Extracted data entries
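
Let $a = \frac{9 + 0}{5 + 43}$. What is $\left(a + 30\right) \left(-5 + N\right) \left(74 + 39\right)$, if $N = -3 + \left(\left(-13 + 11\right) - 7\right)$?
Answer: $- \frac{927843}{16} \approx -57990.0$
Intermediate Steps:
$N = -12$ ($N = -3 - 9 = -12$)
$a = \frac{3}{16}$ ($a = \frac{9}{48} = 9 \cdot \frac{1}{48} = \frac{3}{16} \approx 0.1875$)
$\left(a + 30\right) \left(-5 + N\right) \left(74 + 39\right) = \left(\frac{3}{16} + 30\right) \left(-5 - 12\right) \left(74 + 39\right) = \frac{483 \left(\left(-17\right) 113\right)}{16} = \frac{483}{16} \left(-1921\right) = - \frac{927843}{16}$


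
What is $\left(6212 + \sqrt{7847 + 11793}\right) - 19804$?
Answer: $-13592 + 2 \sqrt{4910} \approx -13452.0$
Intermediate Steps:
$\left(6212 + \sqrt{7847 + 11793}\right) - 19804 = \left(6212 + \sqrt{19640}\right) - 19804 = \left(6212 + 2 \sqrt{4910}\right) - 19804 = -13592 + 2 \sqrt{4910}$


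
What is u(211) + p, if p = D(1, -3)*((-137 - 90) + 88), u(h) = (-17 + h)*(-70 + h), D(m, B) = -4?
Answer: 27910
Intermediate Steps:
u(h) = (-70 + h)*(-17 + h)
p = 556 (p = -4*((-137 - 90) + 88) = -4*(-227 + 88) = -4*(-139) = 556)
u(211) + p = (1190 + 211² - 87*211) + 556 = (1190 + 44521 - 18357) + 556 = 27354 + 556 = 27910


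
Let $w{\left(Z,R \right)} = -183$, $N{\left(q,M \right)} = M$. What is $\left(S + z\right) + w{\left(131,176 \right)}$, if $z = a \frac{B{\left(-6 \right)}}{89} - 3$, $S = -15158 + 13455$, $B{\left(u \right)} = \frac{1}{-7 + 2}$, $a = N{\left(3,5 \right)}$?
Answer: $- \frac{168122}{89} \approx -1889.0$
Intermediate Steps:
$a = 5$
$B{\left(u \right)} = - \frac{1}{5}$ ($B{\left(u \right)} = \frac{1}{-5} = - \frac{1}{5}$)
$S = -1703$
$z = - \frac{268}{89}$ ($z = 5 \left(- \frac{1}{5 \cdot 89}\right) - 3 = 5 \left(\left(- \frac{1}{5}\right) \frac{1}{89}\right) - 3 = 5 \left(- \frac{1}{445}\right) - 3 = - \frac{1}{89} - 3 = - \frac{268}{89} \approx -3.0112$)
$\left(S + z\right) + w{\left(131,176 \right)} = \left(-1703 - \frac{268}{89}\right) - 183 = - \frac{151835}{89} - 183 = - \frac{168122}{89}$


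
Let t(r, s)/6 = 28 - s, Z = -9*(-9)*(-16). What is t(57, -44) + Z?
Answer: -864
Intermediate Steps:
Z = -1296 (Z = 81*(-16) = -1296)
t(r, s) = 168 - 6*s (t(r, s) = 6*(28 - s) = 168 - 6*s)
t(57, -44) + Z = (168 - 6*(-44)) - 1296 = (168 + 264) - 1296 = 432 - 1296 = -864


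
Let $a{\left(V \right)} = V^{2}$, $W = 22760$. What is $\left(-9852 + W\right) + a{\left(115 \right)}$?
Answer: $26133$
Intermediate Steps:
$\left(-9852 + W\right) + a{\left(115 \right)} = \left(-9852 + 22760\right) + 115^{2} = 12908 + 13225 = 26133$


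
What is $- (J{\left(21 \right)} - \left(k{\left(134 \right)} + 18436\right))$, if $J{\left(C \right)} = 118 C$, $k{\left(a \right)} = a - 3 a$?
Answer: $15690$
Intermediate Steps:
$k{\left(a \right)} = - 2 a$
$- (J{\left(21 \right)} - \left(k{\left(134 \right)} + 18436\right)) = - (118 \cdot 21 - \left(\left(-2\right) 134 + 18436\right)) = - (2478 - \left(-268 + 18436\right)) = - (2478 - 18168) = \left(-1\right) \left(-15690\right) = 15690$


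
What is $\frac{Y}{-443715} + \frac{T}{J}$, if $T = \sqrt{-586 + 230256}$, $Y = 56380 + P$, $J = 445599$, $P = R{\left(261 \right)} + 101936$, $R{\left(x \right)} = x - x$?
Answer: $- \frac{52772}{147905} + \frac{\sqrt{229670}}{445599} \approx -0.35572$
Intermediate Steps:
$R{\left(x \right)} = 0$
$P = 101936$ ($P = 0 + 101936 = 101936$)
$Y = 158316$ ($Y = 56380 + 101936 = 158316$)
$T = \sqrt{229670} \approx 479.24$
$\frac{Y}{-443715} + \frac{T}{J} = \frac{158316}{-443715} + \frac{\sqrt{229670}}{445599} = 158316 \left(- \frac{1}{443715}\right) + \sqrt{229670} \cdot \frac{1}{445599} = - \frac{52772}{147905} + \frac{\sqrt{229670}}{445599}$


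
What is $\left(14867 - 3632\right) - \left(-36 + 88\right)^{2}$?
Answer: $8531$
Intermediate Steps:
$\left(14867 - 3632\right) - \left(-36 + 88\right)^{2} = 11235 - 52^{2} = 11235 - 2704 = 8531$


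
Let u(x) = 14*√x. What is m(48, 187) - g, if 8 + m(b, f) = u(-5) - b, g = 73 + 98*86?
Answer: -8557 + 14*I*√5 ≈ -8557.0 + 31.305*I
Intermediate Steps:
g = 8501 (g = 73 + 8428 = 8501)
m(b, f) = -8 - b + 14*I*√5 (m(b, f) = -8 + (14*√(-5) - b) = -8 + (14*(I*√5) - b) = -8 + (14*I*√5 - b) = -8 + (-b + 14*I*√5) = -8 - b + 14*I*√5)
m(48, 187) - g = (-8 - 1*48 + 14*I*√5) - 1*8501 = (-8 - 48 + 14*I*√5) - 8501 = (-56 + 14*I*√5) - 8501 = -8557 + 14*I*√5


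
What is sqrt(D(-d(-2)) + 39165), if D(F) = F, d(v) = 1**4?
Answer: 2*sqrt(9791) ≈ 197.90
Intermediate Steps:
d(v) = 1
sqrt(D(-d(-2)) + 39165) = sqrt(-1*1 + 39165) = sqrt(-1 + 39165) = sqrt(39164) = 2*sqrt(9791)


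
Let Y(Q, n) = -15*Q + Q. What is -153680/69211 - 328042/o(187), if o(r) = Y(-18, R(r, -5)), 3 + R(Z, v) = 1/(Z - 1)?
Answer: -11371421111/8720586 ≈ -1304.0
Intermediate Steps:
R(Z, v) = -3 + 1/(-1 + Z) (R(Z, v) = -3 + 1/(Z - 1) = -3 + 1/(-1 + Z))
Y(Q, n) = -14*Q
o(r) = 252 (o(r) = -14*(-18) = 252)
-153680/69211 - 328042/o(187) = -153680/69211 - 328042/252 = -153680*1/69211 - 328042*1/252 = -153680/69211 - 164021/126 = -11371421111/8720586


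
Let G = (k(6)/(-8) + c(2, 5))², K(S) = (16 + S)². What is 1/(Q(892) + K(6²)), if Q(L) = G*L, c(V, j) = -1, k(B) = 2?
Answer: 4/16391 ≈ 0.00024404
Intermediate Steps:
G = 25/16 (G = (2/(-8) - 1)² = (2*(-⅛) - 1)² = (-¼ - 1)² = (-5/4)² = 25/16 ≈ 1.5625)
Q(L) = 25*L/16
1/(Q(892) + K(6²)) = 1/((25/16)*892 + (16 + 6²)²) = 1/(5575/4 + (16 + 36)²) = 1/(5575/4 + 52²) = 1/(5575/4 + 2704) = 1/(16391/4) = 4/16391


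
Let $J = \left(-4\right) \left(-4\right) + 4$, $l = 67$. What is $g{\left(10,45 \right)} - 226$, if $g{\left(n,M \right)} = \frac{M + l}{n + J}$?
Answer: $- \frac{3334}{15} \approx -222.27$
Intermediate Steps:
$J = 20$ ($J = 16 + 4 = 20$)
$g{\left(n,M \right)} = \frac{67 + M}{20 + n}$ ($g{\left(n,M \right)} = \frac{M + 67}{n + 20} = \frac{67 + M}{20 + n}$)
$g{\left(10,45 \right)} - 226 = \frac{67 + 45}{20 + 10} - 226 = \frac{1}{30} \cdot 112 - 226 = \frac{56}{15} - 226 = - \frac{3334}{15}$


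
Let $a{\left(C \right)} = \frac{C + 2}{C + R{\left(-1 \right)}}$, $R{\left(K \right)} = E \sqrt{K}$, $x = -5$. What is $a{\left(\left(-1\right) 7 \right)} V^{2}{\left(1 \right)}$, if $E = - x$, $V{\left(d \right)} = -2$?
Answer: $\frac{70}{37} + \frac{50 i}{37} \approx 1.8919 + 1.3514 i$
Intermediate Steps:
$E = 5$ ($E = \left(-1\right) \left(-5\right) = 5$)
$R{\left(K \right)} = 5 \sqrt{K}$
$a{\left(C \right)} = \frac{2 + C}{C + 5 i}$ ($a{\left(C \right)} = \frac{C + 2}{C + 5 \sqrt{-1}} = \frac{2 + C}{C + 5 i}$)
$a{\left(\left(-1\right) 7 \right)} V^{2}{\left(1 \right)} = \frac{2 - 7}{\left(-1\right) 7 + 5 i} \left(-2\right)^{2} = \frac{2 - 7}{-7 + 5 i} 4 = \frac{-7 - 5 i}{74} \left(-5\right) 4 = - \frac{5 \left(-7 - 5 i\right)}{74} \cdot 4 = - \frac{10 \left(-7 - 5 i\right)}{37}$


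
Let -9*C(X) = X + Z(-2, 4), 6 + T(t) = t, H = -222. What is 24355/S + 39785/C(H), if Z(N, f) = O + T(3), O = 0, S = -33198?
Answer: 264034711/165990 ≈ 1590.7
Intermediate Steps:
T(t) = -6 + t
Z(N, f) = -3 (Z(N, f) = 0 + (-6 + 3) = 0 - 3 = -3)
C(X) = 1/3 - X/9 (C(X) = -(X - 3)/9 = -(-3 + X)/9 = 1/3 - X/9)
24355/S + 39785/C(H) = 24355/(-33198) + 39785/(1/3 - 1/9*(-222)) = 24355*(-1/33198) + 39785/(1/3 + 74/3) = -24355/33198 + 39785/25 = -24355/33198 + 39785*(1/25) = -24355/33198 + 7957/5 = 264034711/165990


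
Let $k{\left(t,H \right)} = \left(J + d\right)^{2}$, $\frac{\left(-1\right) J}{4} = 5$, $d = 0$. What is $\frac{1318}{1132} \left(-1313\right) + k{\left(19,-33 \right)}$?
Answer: $- \frac{638867}{566} \approx -1128.7$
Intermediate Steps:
$J = -20$ ($J = \left(-4\right) 5 = -20$)
$k{\left(t,H \right)} = 400$ ($k{\left(t,H \right)} = \left(-20 + 0\right)^{2} = \left(-20\right)^{2} = 400$)
$\frac{1318}{1132} \left(-1313\right) + k{\left(19,-33 \right)} = \frac{1318}{1132} \left(-1313\right) + 400 = 1318 \cdot \frac{1}{1132} \left(-1313\right) + 400 = \frac{659}{566} \left(-1313\right) + 400 = - \frac{865267}{566} + 400 = - \frac{638867}{566}$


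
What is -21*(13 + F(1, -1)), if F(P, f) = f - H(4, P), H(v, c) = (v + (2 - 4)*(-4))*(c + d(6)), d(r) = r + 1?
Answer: 1764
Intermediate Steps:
d(r) = 1 + r
H(v, c) = (7 + c)*(8 + v) (H(v, c) = (v + (2 - 4)*(-4))*(c + (1 + 6)) = (v - 2*(-4))*(c + 7) = (v + 8)*(7 + c) = (8 + v)*(7 + c) = (7 + c)*(8 + v))
F(P, f) = -84 + f - 12*P (F(P, f) = f - (56 + 7*4 + 8*P + P*4) = f - (56 + 28 + 8*P + 4*P) = f - (84 + 12*P) = f + (-84 - 12*P) = -84 + f - 12*P)
-21*(13 + F(1, -1)) = -21*(13 + (-84 - 1 - 12*1)) = -21*(13 + (-84 - 1 - 12)) = -21*(13 - 97) = -21*(-84) = 1764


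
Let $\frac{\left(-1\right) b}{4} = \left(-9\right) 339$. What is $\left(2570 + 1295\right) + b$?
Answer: $16069$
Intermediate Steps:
$b = 12204$ ($b = - 4 \left(\left(-9\right) 339\right) = \left(-4\right) \left(-3051\right) = 12204$)
$\left(2570 + 1295\right) + b = \left(2570 + 1295\right) + 12204 = 3865 + 12204 = 16069$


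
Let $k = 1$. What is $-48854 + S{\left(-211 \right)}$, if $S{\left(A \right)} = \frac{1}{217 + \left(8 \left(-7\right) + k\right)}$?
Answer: $- \frac{7914347}{162} \approx -48854.0$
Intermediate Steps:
$S{\left(A \right)} = \frac{1}{162}$ ($S{\left(A \right)} = \frac{1}{217 + \left(8 \left(-7\right) + 1\right)} = \frac{1}{217 + \left(-56 + 1\right)} = \frac{1}{217 - 55} = \frac{1}{162}$)
$-48854 + S{\left(-211 \right)} = -48854 + \frac{1}{162} = - \frac{7914347}{162}$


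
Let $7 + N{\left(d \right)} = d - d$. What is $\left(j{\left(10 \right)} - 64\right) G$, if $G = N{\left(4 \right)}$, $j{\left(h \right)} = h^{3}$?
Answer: $-6552$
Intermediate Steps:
$N{\left(d \right)} = -7$ ($N{\left(d \right)} = -7 + \left(d - d\right) = -7 + 0 = -7$)
$G = -7$
$\left(j{\left(10 \right)} - 64\right) G = \left(10^{3} - 64\right) \left(-7\right) = \left(1000 - 64\right) \left(-7\right) = 936 \left(-7\right) = -6552$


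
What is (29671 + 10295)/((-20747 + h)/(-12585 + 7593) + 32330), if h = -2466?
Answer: 199510272/161414573 ≈ 1.2360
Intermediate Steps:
(29671 + 10295)/((-20747 + h)/(-12585 + 7593) + 32330) = (29671 + 10295)/((-20747 - 2466)/(-12585 + 7593) + 32330) = 39966/(-23213/(-4992) + 32330) = 39966/(-23213*(-1/4992) + 32330) = 39966/(23213/4992 + 32330) = 39966/(161414573/4992) = 39966*(4992/161414573) = 199510272/161414573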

Work to complete – Look through the data above and return exactly the lines from the one that contains "Answer: 27910" to the one that contains "56380 + P$, $J", inclusive, with nothing else.

Answer for this exercise –
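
Answer: 27910
Intermediate Steps:
u(h) = (-70 + h)*(-17 + h)
p = 556 (p = -4*((-137 - 90) + 88) = -4*(-227 + 88) = -4*(-139) = 556)
u(211) + p = (1190 + 211² - 87*211) + 556 = (1190 + 44521 - 18357) + 556 = 27354 + 556 = 27910


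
Let $w{\left(Z,R \right)} = -183$, $N{\left(q,M \right)} = M$. What is $\left(S + z\right) + w{\left(131,176 \right)}$, if $z = a \frac{B{\left(-6 \right)}}{89} - 3$, $S = -15158 + 13455$, $B{\left(u \right)} = \frac{1}{-7 + 2}$, $a = N{\left(3,5 \right)}$?
Answer: $- \frac{168122}{89} \approx -1889.0$
Intermediate Steps:
$a = 5$
$B{\left(u \right)} = - \frac{1}{5}$ ($B{\left(u \right)} = \frac{1}{-5} = - \frac{1}{5}$)
$S = -1703$
$z = - \frac{268}{89}$ ($z = 5 \left(- \frac{1}{5 \cdot 89}\right) - 3 = 5 \left(\left(- \frac{1}{5}\right) \frac{1}{89}\right) - 3 = 5 \left(- \frac{1}{445}\right) - 3 = - \frac{1}{89} - 3 = - \frac{268}{89} \approx -3.0112$)
$\left(S + z\right) + w{\left(131,176 \right)} = \left(-1703 - \frac{268}{89}\right) - 183 = - \frac{151835}{89} - 183 = - \frac{168122}{89}$


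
Let t(r, s)/6 = 28 - s, Z = -9*(-9)*(-16). What is t(57, -44) + Z?
Answer: -864
Intermediate Steps:
Z = -1296 (Z = 81*(-16) = -1296)
t(r, s) = 168 - 6*s (t(r, s) = 6*(28 - s) = 168 - 6*s)
t(57, -44) + Z = (168 - 6*(-44)) - 1296 = (168 + 264) - 1296 = 432 - 1296 = -864


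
Let $a{\left(V \right)} = V^{2}$, $W = 22760$. What is $\left(-9852 + W\right) + a{\left(115 \right)}$?
Answer: $26133$
Intermediate Steps:
$\left(-9852 + W\right) + a{\left(115 \right)} = \left(-9852 + 22760\right) + 115^{2} = 12908 + 13225 = 26133$


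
What is $- (J{\left(21 \right)} - \left(k{\left(134 \right)} + 18436\right))$, if $J{\left(C \right)} = 118 C$, $k{\left(a \right)} = a - 3 a$?
Answer: $15690$
Intermediate Steps:
$k{\left(a \right)} = - 2 a$
$- (J{\left(21 \right)} - \left(k{\left(134 \right)} + 18436\right)) = - (118 \cdot 21 - \left(\left(-2\right) 134 + 18436\right)) = - (2478 - \left(-268 + 18436\right)) = - (2478 - 18168) = \left(-1\right) \left(-15690\right) = 15690$


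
What is $\frac{Y}{-443715} + \frac{T}{J}$, if $T = \sqrt{-586 + 230256}$, $Y = 56380 + P$, $J = 445599$, $P = R{\left(261 \right)} + 101936$, $R{\left(x \right)} = x - x$?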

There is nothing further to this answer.